| RECORD SET |
╭──

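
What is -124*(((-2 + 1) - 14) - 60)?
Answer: 9300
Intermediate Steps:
-124*(((-2 + 1) - 14) - 60) = -124*((-1 - 14) - 60) = -124*(-15 - 60) = -124*(-75) = 9300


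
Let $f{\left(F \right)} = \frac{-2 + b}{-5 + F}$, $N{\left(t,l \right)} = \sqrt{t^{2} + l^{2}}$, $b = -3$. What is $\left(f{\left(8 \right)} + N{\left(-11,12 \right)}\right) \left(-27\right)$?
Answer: $45 - 27 \sqrt{265} \approx -394.53$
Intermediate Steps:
$N{\left(t,l \right)} = \sqrt{l^{2} + t^{2}}$
$f{\left(F \right)} = - \frac{5}{-5 + F}$ ($f{\left(F \right)} = \frac{-2 - 3}{-5 + F} = - \frac{5}{-5 + F}$)
$\left(f{\left(8 \right)} + N{\left(-11,12 \right)}\right) \left(-27\right) = \left(- \frac{5}{-5 + 8} + \sqrt{12^{2} + \left(-11\right)^{2}}\right) \left(-27\right) = \left(- \frac{5}{3} + \sqrt{144 + 121}\right) \left(-27\right) = \left(\left(-5\right) \frac{1}{3} + \sqrt{265}\right) \left(-27\right) = \left(- \frac{5}{3} + \sqrt{265}\right) \left(-27\right) = 45 - 27 \sqrt{265}$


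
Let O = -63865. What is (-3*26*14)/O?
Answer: 1092/63865 ≈ 0.017099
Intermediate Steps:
(-3*26*14)/O = (-3*26*14)/(-63865) = -78*14*(-1/63865) = -1092*(-1/63865) = 1092/63865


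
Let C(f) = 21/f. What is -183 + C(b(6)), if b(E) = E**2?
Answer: -2189/12 ≈ -182.42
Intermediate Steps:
-183 + C(b(6)) = -183 + 21/(6**2) = -183 + 21/36 = -183 + 21*(1/36) = -183 + 7/12 = -2189/12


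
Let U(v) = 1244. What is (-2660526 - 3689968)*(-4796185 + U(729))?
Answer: 30450244050854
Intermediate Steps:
(-2660526 - 3689968)*(-4796185 + U(729)) = (-2660526 - 3689968)*(-4796185 + 1244) = -6350494*(-4794941) = 30450244050854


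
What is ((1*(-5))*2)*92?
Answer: -920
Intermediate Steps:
((1*(-5))*2)*92 = -5*2*92 = -10*92 = -920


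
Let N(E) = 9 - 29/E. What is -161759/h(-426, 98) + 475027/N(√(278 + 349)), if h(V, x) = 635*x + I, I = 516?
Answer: 42046856969573/783477929 + 13775783*√627/49946 ≈ 60573.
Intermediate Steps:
h(V, x) = 516 + 635*x (h(V, x) = 635*x + 516 = 516 + 635*x)
-161759/h(-426, 98) + 475027/N(√(278 + 349)) = -161759/(516 + 635*98) + 475027/(9 - 29/√(278 + 349)) = -161759/(516 + 62230) + 475027/(9 - 29*√627/627) = -161759/62746 + 475027/(9 - 29*√627/627)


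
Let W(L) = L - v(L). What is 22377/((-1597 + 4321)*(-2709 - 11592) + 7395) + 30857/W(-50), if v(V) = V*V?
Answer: -400630606901/33106249650 ≈ -12.101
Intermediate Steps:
v(V) = V²
W(L) = L - L²
22377/((-1597 + 4321)*(-2709 - 11592) + 7395) + 30857/W(-50) = 22377/((-1597 + 4321)*(-2709 - 11592) + 7395) + 30857/((-50*(1 - 1*(-50)))) = 22377/(2724*(-14301) + 7395) + 30857/((-50*(1 + 50))) = 22377/(-38955924 + 7395) + 30857/((-50*51)) = 22377/(-38948529) + 30857/(-2550) = 22377*(-1/38948529) + 30857*(-1/2550) = -7459/12982843 - 30857/2550 = -400630606901/33106249650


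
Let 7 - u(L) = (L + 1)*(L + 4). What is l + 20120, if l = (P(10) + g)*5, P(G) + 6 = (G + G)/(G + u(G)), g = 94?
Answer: 2816620/137 ≈ 20559.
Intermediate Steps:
u(L) = 7 - (1 + L)*(4 + L) (u(L) = 7 - (L + 1)*(L + 4) = 7 - (1 + L)*(4 + L))
P(G) = -6 + 2*G/(3 - G**2 - 4*G) (P(G) = -6 + (G + G)/(G + (3 - G**2 - 5*G)) = -6 + (2*G)/(3 - G**2 - 4*G) = -6 + 2*G/(3 - G**2 - 4*G))
l = 60180/137 (l = (2*(9 - 13*10 - 3*10**2)/(-3 + 10**2 + 4*10) + 94)*5 = (2*(9 - 130 - 3*100)/(-3 + 100 + 40) + 94)*5 = (2*(9 - 130 - 300)/137 + 94)*5 = (2*(1/137)*(-421) + 94)*5 = (-842/137 + 94)*5 = (12036/137)*5 = 60180/137 ≈ 439.27)
l + 20120 = 60180/137 + 20120 = 2816620/137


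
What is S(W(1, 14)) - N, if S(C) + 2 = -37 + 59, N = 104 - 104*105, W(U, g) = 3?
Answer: 10836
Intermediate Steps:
N = -10816 (N = 104 - 10920 = -10816)
S(C) = 20 (S(C) = -2 + (-37 + 59) = -2 + 22 = 20)
S(W(1, 14)) - N = 20 - 1*(-10816) = 20 + 10816 = 10836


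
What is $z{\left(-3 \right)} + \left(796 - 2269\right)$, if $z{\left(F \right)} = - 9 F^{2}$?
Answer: $-1554$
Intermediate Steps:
$z{\left(-3 \right)} + \left(796 - 2269\right) = - 9 \left(-3\right)^{2} + \left(796 - 2269\right) = \left(-9\right) 9 - 1473 = -81 - 1473 = -1554$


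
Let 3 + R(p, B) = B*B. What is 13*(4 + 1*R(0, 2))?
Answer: 65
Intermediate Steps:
R(p, B) = -3 + B² (R(p, B) = -3 + B*B = -3 + B²)
13*(4 + 1*R(0, 2)) = 13*(4 + 1*(-3 + 2²)) = 13*(4 + 1*(-3 + 4)) = 13*(4 + 1*1) = 13*(4 + 1) = 13*5 = 65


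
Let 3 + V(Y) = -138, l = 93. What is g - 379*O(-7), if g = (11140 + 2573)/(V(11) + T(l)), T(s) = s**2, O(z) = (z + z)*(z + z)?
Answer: -210664853/2836 ≈ -74282.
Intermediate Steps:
O(z) = 4*z**2 (O(z) = (2*z)*(2*z) = 4*z**2)
V(Y) = -141 (V(Y) = -3 - 138 = -141)
g = 4571/2836 (g = (11140 + 2573)/(-141 + 93**2) = 13713/(-141 + 8649) = 13713/8508 = 13713*(1/8508) = 4571/2836 ≈ 1.6118)
g - 379*O(-7) = 4571/2836 - 379*4*(-7)**2 = 4571/2836 - 379*4*49 = 4571/2836 - 379*196 = 4571/2836 - 1*74284 = 4571/2836 - 74284 = -210664853/2836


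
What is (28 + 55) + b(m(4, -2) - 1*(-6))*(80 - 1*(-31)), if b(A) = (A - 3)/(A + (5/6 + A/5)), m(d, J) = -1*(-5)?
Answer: 61583/421 ≈ 146.28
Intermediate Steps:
m(d, J) = 5
b(A) = (-3 + A)/(5/6 + 6*A/5) (b(A) = (-3 + A)/(A + (5*(1/6) + A*(1/5))) = (-3 + A)/(A + (5/6 + A/5)) = (-3 + A)/(5/6 + 6*A/5))
(28 + 55) + b(m(4, -2) - 1*(-6))*(80 - 1*(-31)) = (28 + 55) + (30*(-3 + (5 - 1*(-6)))/(25 + 36*(5 - 1*(-6))))*(80 - 1*(-31)) = 83 + (30*(-3 + (5 + 6))/(25 + 36*(5 + 6)))*(80 + 31) = 83 + (30*(-3 + 11)/(25 + 36*11))*111 = 83 + (30*8/(25 + 396))*111 = 83 + (30*8/421)*111 = 83 + (30*(1/421)*8)*111 = 83 + (240/421)*111 = 83 + 26640/421 = 61583/421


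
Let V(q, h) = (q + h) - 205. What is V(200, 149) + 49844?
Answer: 49988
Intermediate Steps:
V(q, h) = -205 + h + q (V(q, h) = (h + q) - 205 = -205 + h + q)
V(200, 149) + 49844 = (-205 + 149 + 200) + 49844 = 144 + 49844 = 49988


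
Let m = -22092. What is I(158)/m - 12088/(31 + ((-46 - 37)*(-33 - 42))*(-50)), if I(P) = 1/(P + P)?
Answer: 84386887117/2172642246768 ≈ 0.038841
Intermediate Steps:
I(P) = 1/(2*P)
I(158)/m - 12088/(31 + ((-46 - 37)*(-33 - 42))*(-50)) = ((½)/158)/(-22092) - 12088/(31 + ((-46 - 37)*(-33 - 42))*(-50)) = ((½)*(1/158))*(-1/22092) - 12088/(31 - 83*(-75)*(-50)) = (1/316)*(-1/22092) - 12088/(31 + 6225*(-50)) = -1/6981072 - 12088/(31 - 311250) = -1/6981072 - 12088/(-311219) = -1/6981072 - 12088*(-1/311219) = -1/6981072 + 12088/311219 = 84386887117/2172642246768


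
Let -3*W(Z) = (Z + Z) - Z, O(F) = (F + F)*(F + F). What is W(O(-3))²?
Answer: 144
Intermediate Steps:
O(F) = 4*F² (O(F) = (2*F)*(2*F) = 4*F²)
W(Z) = -Z/3 (W(Z) = -((Z + Z) - Z)/3 = -(2*Z - Z)/3 = -Z/3)
W(O(-3))² = (-4*(-3)²/3)² = (-4*9/3)² = (-⅓*36)² = (-12)² = 144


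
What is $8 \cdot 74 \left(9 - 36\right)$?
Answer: $-15984$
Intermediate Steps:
$8 \cdot 74 \left(9 - 36\right) = 8 \cdot 74 \left(-27\right) = 8 \left(-1998\right) = -15984$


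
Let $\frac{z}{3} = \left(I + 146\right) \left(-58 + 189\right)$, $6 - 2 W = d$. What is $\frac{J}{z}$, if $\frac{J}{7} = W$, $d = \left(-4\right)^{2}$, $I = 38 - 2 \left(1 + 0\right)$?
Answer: $- \frac{5}{10218} \approx -0.00048933$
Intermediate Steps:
$I = 36$ ($I = 38 - 2 = 36$)
$d = 16$
$W = -5$ ($W = 3 - 8 = -5$)
$z = 71526$ ($z = 3 \left(36 + 146\right) \left(-58 + 189\right) = 3 \cdot 182 \cdot 131 = 3 \cdot 23842 = 71526$)
$J = -35$ ($J = 7 \left(-5\right) = -35$)
$\frac{J}{z} = - \frac{35}{71526} = \left(-35\right) \frac{1}{71526} = - \frac{5}{10218}$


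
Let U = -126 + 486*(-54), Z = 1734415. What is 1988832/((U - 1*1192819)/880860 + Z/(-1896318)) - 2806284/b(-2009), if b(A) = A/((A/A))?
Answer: -158651822988639306516/183667890656929 ≈ -8.6380e+5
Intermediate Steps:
U = -26370 (U = -126 - 26244 = -26370)
b(A) = A (b(A) = A/1 = A*1 = A)
1988832/((U - 1*1192819)/880860 + Z/(-1896318)) - 2806284/b(-2009) = 1988832/((-26370 - 1*1192819)/880860 + 1734415/(-1896318)) - 2806284/(-2009) = 1988832/((-26370 - 1192819)*(1/880860) + 1734415*(-1/1896318)) - 2806284*(-1/2009) = 1988832/(-1219189*1/880860 - 1734415/1896318) + 2806284/2009 = 1988832/(-1219189/880860 - 1734415/1896318) + 2806284/2009 = 1988832/(-639957807167/278398445580) + 2806284/2009 = 1988832*(-278398445580/639957807167) + 2806284/2009 = -553687737319762560/639957807167 + 2806284/2009 = -158651822988639306516/183667890656929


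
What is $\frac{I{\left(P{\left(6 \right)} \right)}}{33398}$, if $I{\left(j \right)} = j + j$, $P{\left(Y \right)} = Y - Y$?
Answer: $0$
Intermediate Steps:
$P{\left(Y \right)} = 0$
$I{\left(j \right)} = 2 j$
$\frac{I{\left(P{\left(6 \right)} \right)}}{33398} = \frac{2 \cdot 0}{33398} = 0 \cdot \frac{1}{33398} = 0$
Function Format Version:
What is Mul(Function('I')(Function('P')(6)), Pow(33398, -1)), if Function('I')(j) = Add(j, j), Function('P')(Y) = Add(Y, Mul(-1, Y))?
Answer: 0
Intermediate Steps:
Function('P')(Y) = 0
Function('I')(j) = Mul(2, j)
Mul(Function('I')(Function('P')(6)), Pow(33398, -1)) = Mul(Mul(2, 0), Pow(33398, -1)) = Mul(0, Rational(1, 33398)) = 0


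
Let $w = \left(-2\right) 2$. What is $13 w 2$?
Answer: $-104$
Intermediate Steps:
$w = -4$
$13 w 2 = 13 \left(-4\right) 2 = \left(-52\right) 2 = -104$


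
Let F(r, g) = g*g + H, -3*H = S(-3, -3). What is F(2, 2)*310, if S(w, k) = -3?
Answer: 1550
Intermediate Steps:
H = 1 (H = -⅓*(-3) = 1)
F(r, g) = 1 + g² (F(r, g) = g*g + 1 = g² + 1 = 1 + g²)
F(2, 2)*310 = (1 + 2²)*310 = (1 + 4)*310 = 5*310 = 1550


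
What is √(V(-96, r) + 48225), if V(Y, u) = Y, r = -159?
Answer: √48129 ≈ 219.38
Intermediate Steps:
√(V(-96, r) + 48225) = √(-96 + 48225) = √48129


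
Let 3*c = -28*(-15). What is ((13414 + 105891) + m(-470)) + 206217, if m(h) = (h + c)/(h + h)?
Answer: 30599101/94 ≈ 3.2552e+5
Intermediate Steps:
c = 140 (c = (-28*(-15))/3 = (⅓)*420 = 140)
m(h) = (140 + h)/(2*h) (m(h) = (h + 140)/(h + h) = (140 + h)/((2*h)) = (140 + h)*(1/(2*h)) = (140 + h)/(2*h))
((13414 + 105891) + m(-470)) + 206217 = ((13414 + 105891) + (½)*(140 - 470)/(-470)) + 206217 = (119305 + (½)*(-1/470)*(-330)) + 206217 = (119305 + 33/94) + 206217 = 11214703/94 + 206217 = 30599101/94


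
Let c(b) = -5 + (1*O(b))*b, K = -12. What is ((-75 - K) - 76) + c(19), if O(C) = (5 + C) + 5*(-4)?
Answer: -68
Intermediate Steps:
O(C) = -15 + C (O(C) = (5 + C) - 20 = -15 + C)
c(b) = -5 + b*(-15 + b) (c(b) = -5 + (1*(-15 + b))*b = -5 + (-15 + b)*b = -5 + b*(-15 + b))
((-75 - K) - 76) + c(19) = ((-75 - 1*(-12)) - 76) + (-5 + 19*(-15 + 19)) = ((-75 + 12) - 76) + (-5 + 19*4) = (-63 - 76) + (-5 + 76) = -139 + 71 = -68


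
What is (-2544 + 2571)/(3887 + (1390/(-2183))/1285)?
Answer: 5049279/726909073 ≈ 0.0069462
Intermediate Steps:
(-2544 + 2571)/(3887 + (1390/(-2183))/1285) = 27/(3887 + (1390*(-1/2183))*(1/1285)) = 27/(3887 - 1390/2183*1/1285) = 27/(3887 - 278/561031) = 27/(2180727219/561031) = 27*(561031/2180727219) = 5049279/726909073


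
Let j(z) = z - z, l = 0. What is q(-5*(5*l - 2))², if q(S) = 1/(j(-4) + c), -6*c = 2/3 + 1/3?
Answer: 36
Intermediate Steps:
c = -⅙ (c = -(2/3 + 1/3)/6 = -(2*(⅓) + 1*(⅓))/6 = -(⅔ + ⅓)/6 = -⅙*1 = -⅙ ≈ -0.16667)
j(z) = 0
q(S) = -6 (q(S) = 1/(0 - ⅙) = 1/(-⅙) = -6)
q(-5*(5*l - 2))² = (-6)² = 36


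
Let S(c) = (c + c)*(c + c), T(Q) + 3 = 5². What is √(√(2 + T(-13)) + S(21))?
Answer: √(1764 + 2*√6) ≈ 42.058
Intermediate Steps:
T(Q) = 22 (T(Q) = -3 + 5² = -3 + 25 = 22)
S(c) = 4*c² (S(c) = (2*c)*(2*c) = 4*c²)
√(√(2 + T(-13)) + S(21)) = √(√(2 + 22) + 4*21²) = √(√24 + 4*441) = √(2*√6 + 1764) = √(1764 + 2*√6)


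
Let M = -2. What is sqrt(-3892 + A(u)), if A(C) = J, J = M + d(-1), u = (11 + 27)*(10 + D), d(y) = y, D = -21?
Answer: I*sqrt(3895) ≈ 62.41*I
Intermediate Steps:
u = -418 (u = (11 + 27)*(10 - 21) = 38*(-11) = -418)
J = -3 (J = -2 - 1 = -3)
A(C) = -3
sqrt(-3892 + A(u)) = sqrt(-3892 - 3) = sqrt(-3895) = I*sqrt(3895)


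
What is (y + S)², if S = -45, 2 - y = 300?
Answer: 117649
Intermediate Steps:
y = -298 (y = 2 - 1*300 = 2 - 300 = -298)
(y + S)² = (-298 - 45)² = (-343)² = 117649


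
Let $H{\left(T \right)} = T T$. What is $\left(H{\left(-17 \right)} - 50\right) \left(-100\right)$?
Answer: $-23900$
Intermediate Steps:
$H{\left(T \right)} = T^{2}$
$\left(H{\left(-17 \right)} - 50\right) \left(-100\right) = \left(\left(-17\right)^{2} - 50\right) \left(-100\right) = \left(289 - 50\right) \left(-100\right) = 239 \left(-100\right) = -23900$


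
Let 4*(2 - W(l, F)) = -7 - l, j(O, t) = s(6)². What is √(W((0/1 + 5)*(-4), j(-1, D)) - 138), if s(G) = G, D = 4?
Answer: I*√557/2 ≈ 11.8*I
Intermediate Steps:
j(O, t) = 36 (j(O, t) = 6² = 36)
W(l, F) = 15/4 + l/4 (W(l, F) = 2 - (-7 - l)/4 = 2 + (7/4 + l/4) = 15/4 + l/4)
√(W((0/1 + 5)*(-4), j(-1, D)) - 138) = √((15/4 + ((0/1 + 5)*(-4))/4) - 138) = √((15/4 + ((0*1 + 5)*(-4))/4) - 138) = √((15/4 + ((0 + 5)*(-4))/4) - 138) = √((15/4 + (5*(-4))/4) - 138) = √((15/4 + (¼)*(-20)) - 138) = √((15/4 - 5) - 138) = √(-5/4 - 138) = √(-557/4) = I*√557/2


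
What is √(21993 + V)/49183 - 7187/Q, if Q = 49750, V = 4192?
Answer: -7187/49750 + √26185/49183 ≈ -0.14117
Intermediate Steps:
√(21993 + V)/49183 - 7187/Q = √(21993 + 4192)/49183 - 7187/49750 = √26185*(1/49183) - 7187*1/49750 = √26185/49183 - 7187/49750 = -7187/49750 + √26185/49183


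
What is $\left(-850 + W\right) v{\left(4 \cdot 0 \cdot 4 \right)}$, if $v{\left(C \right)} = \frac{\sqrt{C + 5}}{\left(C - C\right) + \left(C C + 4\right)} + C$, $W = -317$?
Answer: $- \frac{1167 \sqrt{5}}{4} \approx -652.37$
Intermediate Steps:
$v{\left(C \right)} = C + \frac{\sqrt{5 + C}}{4 + C^{2}}$ ($v{\left(C \right)} = \frac{\sqrt{5 + C}}{0 + \left(C^{2} + 4\right)} + C = \frac{\sqrt{5 + C}}{0 + \left(4 + C^{2}\right)} + C = \frac{\sqrt{5 + C}}{4 + C^{2}} + C = C + \frac{\sqrt{5 + C}}{4 + C^{2}}$)
$\left(-850 + W\right) v{\left(4 \cdot 0 \cdot 4 \right)} = \left(-850 - 317\right) \frac{\left(4 \cdot 0 \cdot 4\right)^{3} + \sqrt{5 + 4 \cdot 0 \cdot 4} + 4 \cdot 4 \cdot 0 \cdot 4}{4 + \left(4 \cdot 0 \cdot 4\right)^{2}} = - 1167 \frac{\left(0 \cdot 4\right)^{3} + \sqrt{5 + 0 \cdot 4} + 4 \cdot 0 \cdot 4}{4 + \left(0 \cdot 4\right)^{2}} = - 1167 \frac{0^{3} + \sqrt{5 + 0} + 4 \cdot 0}{4 + 0^{2}} = - 1167 \frac{0 + \sqrt{5} + 0}{4 + 0} = - 1167 \frac{\sqrt{5}}{4} = - \frac{1167 \sqrt{5}}{4}$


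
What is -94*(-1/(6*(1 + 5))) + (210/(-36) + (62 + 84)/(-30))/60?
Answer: 4379/1800 ≈ 2.4328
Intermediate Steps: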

╰──

| ASSIGNED TASK |
When you retype the data above, start at its first line, stop after the line containing "Answer: $45 - 27", and leave out everything else.

| OUTPUT |
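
What is -124*(((-2 + 1) - 14) - 60)?
Answer: 9300
Intermediate Steps:
-124*(((-2 + 1) - 14) - 60) = -124*((-1 - 14) - 60) = -124*(-15 - 60) = -124*(-75) = 9300


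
Let $f{\left(F \right)} = \frac{-2 + b}{-5 + F}$, $N{\left(t,l \right)} = \sqrt{t^{2} + l^{2}}$, $b = -3$. What is $\left(f{\left(8 \right)} + N{\left(-11,12 \right)}\right) \left(-27\right)$?
Answer: $45 - 27 \sqrt{265} \approx -394.53$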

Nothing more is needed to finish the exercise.